### [WHAT NEEDS TO BE DONE]
Identify every line in the records below that contains the word "applicable", and reproduce each one.

Collected data:
━━━━━━━━━━

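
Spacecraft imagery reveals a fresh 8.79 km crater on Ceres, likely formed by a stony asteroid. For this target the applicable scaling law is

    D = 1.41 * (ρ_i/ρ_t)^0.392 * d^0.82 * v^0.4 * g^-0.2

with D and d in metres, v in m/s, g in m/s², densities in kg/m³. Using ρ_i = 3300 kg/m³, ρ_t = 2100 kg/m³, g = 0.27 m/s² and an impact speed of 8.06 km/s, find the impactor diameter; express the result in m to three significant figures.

d ≈ 309 m

Rearranging for d: d = [D / (1.41 · (3300/2100)^0.392 · 8060^0.4 · 0.27^-0.2)]^(1/0.82).
D = 8790 m.
(3300/2100)^0.392 = 1.194
8060^0.4 = 36.52
0.27^-0.2 = 1.299
Denominator = 1.41 × 1.194 × 36.52 × 1.299 = 79.87
D / 79.87 = 8790 / 79.87 = 110.1
d = 110.1^(1/0.82) = 110.1^1.2195 = 309.0 m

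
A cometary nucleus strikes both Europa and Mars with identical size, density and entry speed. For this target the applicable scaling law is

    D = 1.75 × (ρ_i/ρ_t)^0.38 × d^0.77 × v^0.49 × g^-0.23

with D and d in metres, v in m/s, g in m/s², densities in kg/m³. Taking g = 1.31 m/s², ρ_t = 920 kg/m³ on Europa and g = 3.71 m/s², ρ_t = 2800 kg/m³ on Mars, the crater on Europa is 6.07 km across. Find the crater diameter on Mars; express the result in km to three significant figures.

D ≈ 3.13 km

The impactor-only factors (d, v, ρ_i) cancel in the ratio, leaving D_Mars/D_Europa = (g_Mars/g_Europa)^-0.23 · (ρ_t,Europa/ρ_t,Mars)^0.38.
(3.71/1.31)^-0.23 = 2.832^-0.23 = 0.7871
(920/2800)^0.38 = 0.3286^0.38 = 0.6551
Ratio = 0.7871 × 0.6551 = 0.5156
D_Mars = 0.5156 × 6.07 km = 3.13 km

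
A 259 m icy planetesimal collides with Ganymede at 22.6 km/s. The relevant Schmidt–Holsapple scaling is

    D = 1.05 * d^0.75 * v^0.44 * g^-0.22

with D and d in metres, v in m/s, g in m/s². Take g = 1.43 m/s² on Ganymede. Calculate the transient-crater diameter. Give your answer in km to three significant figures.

D ≈ 5.16 km

In SI units: v = 22600 m/s.
d^0.75 = 259^0.75 = 64.56
v^0.44 = 22600^0.44 = 82.38
g^-0.22 = 1.43^-0.22 = 0.9243
D = 1.05 × 64.56 × 82.38 × 0.9243 = 5162 m
   = 5.162 km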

━━━━━━━━━━

### [OUTPUT FOR THIS TASK]
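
Spacecraft imagery reveals a fresh 8.79 km crater on Ceres, likely formed by a stony asteroid. For this target the applicable scaling law is
A cometary nucleus strikes both Europa and Mars with identical size, density and entry speed. For this target the applicable scaling law is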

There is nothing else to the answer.